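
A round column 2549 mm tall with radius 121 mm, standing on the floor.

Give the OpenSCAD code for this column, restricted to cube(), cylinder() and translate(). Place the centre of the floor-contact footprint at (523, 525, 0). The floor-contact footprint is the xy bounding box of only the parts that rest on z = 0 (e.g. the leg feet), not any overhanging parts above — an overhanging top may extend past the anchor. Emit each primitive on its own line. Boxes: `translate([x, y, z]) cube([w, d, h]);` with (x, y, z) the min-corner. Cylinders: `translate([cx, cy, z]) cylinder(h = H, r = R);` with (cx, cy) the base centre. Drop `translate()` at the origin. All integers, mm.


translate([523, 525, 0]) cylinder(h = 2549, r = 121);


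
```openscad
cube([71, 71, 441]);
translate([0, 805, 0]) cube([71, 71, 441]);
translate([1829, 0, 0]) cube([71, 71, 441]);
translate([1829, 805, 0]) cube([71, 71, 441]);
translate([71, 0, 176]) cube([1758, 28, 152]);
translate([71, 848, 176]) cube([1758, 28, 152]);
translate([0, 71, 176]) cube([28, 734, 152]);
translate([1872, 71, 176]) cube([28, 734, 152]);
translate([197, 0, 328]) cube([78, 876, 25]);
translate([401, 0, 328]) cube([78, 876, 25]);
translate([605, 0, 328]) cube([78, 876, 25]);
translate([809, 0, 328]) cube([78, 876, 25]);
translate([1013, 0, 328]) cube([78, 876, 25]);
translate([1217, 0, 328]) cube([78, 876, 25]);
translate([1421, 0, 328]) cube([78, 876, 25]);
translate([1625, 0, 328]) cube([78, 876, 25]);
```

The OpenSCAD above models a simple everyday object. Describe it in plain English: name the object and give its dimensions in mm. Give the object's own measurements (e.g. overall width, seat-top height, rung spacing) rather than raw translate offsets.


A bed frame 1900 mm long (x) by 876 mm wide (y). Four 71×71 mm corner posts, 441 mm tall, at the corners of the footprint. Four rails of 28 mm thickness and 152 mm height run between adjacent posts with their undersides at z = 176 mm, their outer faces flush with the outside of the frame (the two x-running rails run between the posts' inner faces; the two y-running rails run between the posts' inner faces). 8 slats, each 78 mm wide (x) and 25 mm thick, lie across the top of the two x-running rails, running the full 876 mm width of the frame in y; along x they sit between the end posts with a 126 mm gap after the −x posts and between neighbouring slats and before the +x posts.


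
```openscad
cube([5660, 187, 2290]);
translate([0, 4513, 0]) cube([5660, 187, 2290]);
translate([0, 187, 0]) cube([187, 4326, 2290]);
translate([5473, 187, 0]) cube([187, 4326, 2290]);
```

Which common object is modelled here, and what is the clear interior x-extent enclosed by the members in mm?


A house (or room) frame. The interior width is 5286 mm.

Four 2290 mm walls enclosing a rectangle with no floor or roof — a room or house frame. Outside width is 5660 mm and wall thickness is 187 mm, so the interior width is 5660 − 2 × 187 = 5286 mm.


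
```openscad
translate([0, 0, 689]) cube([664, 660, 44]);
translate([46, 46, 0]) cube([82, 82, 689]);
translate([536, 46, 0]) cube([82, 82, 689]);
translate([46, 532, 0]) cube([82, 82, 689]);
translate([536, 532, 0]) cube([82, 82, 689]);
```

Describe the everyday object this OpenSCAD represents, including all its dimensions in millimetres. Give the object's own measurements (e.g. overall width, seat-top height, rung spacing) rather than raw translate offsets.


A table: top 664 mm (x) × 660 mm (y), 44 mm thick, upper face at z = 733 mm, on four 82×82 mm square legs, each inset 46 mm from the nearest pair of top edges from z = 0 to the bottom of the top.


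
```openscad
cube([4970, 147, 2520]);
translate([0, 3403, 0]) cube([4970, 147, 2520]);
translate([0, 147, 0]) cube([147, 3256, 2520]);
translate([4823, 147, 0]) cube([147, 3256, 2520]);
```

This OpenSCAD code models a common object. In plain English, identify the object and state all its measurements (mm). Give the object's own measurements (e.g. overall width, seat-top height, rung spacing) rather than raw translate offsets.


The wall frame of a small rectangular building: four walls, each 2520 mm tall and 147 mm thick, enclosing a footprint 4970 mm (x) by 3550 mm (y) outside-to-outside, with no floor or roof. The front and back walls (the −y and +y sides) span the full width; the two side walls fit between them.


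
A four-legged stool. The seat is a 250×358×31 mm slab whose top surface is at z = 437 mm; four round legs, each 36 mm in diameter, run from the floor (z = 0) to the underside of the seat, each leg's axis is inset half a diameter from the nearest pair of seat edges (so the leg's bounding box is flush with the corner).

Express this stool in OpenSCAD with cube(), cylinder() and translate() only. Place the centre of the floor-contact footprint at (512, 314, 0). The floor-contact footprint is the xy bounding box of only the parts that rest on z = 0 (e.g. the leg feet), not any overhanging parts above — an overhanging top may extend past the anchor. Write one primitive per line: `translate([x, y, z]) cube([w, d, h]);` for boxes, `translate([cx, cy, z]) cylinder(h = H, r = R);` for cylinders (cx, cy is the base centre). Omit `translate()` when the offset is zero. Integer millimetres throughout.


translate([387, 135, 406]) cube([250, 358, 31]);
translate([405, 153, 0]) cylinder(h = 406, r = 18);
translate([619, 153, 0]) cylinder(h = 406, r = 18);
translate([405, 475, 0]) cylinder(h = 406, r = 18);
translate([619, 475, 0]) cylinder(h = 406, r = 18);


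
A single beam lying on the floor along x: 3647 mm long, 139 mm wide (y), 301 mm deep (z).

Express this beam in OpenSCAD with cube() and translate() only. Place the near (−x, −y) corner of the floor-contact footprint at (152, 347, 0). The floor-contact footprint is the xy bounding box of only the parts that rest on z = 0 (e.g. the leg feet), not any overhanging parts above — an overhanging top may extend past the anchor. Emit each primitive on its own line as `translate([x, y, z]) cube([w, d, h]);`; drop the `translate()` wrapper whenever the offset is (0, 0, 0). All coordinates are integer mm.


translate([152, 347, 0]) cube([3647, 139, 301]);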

********************

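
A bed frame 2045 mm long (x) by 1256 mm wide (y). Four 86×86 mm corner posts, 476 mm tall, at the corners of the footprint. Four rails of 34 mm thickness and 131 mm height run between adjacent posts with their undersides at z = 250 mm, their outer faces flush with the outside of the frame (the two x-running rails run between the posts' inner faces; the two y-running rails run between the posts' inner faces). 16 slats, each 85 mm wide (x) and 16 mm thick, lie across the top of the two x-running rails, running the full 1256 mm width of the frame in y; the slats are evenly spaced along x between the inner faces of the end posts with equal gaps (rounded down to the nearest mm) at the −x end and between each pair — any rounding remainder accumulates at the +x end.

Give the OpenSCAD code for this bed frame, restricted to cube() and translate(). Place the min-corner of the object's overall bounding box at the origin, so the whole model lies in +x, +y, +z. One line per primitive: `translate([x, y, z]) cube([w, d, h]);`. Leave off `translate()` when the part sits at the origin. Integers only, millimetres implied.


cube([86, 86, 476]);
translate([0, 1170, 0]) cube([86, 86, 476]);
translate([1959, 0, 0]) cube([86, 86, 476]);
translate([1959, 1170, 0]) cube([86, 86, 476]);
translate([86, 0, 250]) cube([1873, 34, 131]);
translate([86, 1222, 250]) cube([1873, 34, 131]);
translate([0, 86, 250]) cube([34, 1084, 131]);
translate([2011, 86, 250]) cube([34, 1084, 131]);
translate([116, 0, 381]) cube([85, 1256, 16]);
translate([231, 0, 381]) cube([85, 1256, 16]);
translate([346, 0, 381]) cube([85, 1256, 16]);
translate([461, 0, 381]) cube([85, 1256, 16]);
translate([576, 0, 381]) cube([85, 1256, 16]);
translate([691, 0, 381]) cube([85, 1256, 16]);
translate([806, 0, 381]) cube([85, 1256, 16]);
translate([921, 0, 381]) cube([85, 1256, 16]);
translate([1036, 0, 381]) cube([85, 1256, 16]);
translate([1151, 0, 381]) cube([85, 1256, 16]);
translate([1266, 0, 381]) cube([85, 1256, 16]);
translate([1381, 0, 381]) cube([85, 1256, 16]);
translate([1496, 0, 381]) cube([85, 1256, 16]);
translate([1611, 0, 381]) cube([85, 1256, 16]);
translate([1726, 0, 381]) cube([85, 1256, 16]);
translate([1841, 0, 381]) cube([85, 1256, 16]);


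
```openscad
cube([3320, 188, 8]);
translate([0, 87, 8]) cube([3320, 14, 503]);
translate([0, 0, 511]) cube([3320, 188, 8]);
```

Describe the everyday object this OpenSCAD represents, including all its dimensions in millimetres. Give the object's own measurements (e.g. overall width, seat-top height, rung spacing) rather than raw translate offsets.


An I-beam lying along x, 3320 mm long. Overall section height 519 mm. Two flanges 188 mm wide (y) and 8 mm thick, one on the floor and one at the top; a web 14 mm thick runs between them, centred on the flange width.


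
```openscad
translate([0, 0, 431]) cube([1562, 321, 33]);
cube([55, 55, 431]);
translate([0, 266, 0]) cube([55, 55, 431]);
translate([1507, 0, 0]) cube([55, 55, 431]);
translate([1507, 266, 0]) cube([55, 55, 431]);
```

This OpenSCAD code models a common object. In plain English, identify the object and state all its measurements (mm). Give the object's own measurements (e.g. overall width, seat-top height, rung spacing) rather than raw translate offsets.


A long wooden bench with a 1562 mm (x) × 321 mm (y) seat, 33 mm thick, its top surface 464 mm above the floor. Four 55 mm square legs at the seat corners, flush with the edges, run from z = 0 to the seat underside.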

********************

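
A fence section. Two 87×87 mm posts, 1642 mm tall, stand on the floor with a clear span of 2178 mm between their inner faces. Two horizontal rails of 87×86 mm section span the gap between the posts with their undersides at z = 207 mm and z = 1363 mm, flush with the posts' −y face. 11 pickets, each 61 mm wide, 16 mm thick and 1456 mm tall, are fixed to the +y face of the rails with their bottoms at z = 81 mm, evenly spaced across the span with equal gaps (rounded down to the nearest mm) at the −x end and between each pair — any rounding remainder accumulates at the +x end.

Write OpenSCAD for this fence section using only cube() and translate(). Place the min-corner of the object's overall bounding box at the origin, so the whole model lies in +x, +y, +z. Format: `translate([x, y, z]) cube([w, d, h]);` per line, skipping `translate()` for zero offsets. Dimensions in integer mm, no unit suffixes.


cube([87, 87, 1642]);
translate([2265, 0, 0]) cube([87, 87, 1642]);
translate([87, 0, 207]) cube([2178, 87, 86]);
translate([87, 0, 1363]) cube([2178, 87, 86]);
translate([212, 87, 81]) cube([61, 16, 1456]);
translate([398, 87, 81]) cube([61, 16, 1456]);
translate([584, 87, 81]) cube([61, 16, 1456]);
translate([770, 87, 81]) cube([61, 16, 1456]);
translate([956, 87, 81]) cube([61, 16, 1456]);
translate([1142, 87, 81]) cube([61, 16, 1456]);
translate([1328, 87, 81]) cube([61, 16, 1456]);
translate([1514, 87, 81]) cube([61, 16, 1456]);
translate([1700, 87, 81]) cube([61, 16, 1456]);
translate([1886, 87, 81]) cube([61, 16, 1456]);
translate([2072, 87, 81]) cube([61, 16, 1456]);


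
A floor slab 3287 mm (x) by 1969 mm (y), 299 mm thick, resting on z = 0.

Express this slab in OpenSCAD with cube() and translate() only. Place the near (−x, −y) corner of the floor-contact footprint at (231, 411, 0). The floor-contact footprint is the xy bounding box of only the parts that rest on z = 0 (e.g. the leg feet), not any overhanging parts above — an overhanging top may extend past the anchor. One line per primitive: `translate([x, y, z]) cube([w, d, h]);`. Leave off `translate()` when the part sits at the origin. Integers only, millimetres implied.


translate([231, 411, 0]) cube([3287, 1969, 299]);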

********************

Required action
Out of the lines in the listing, count the ones with the word "equal", then give only the number.

Solution for this exercise
2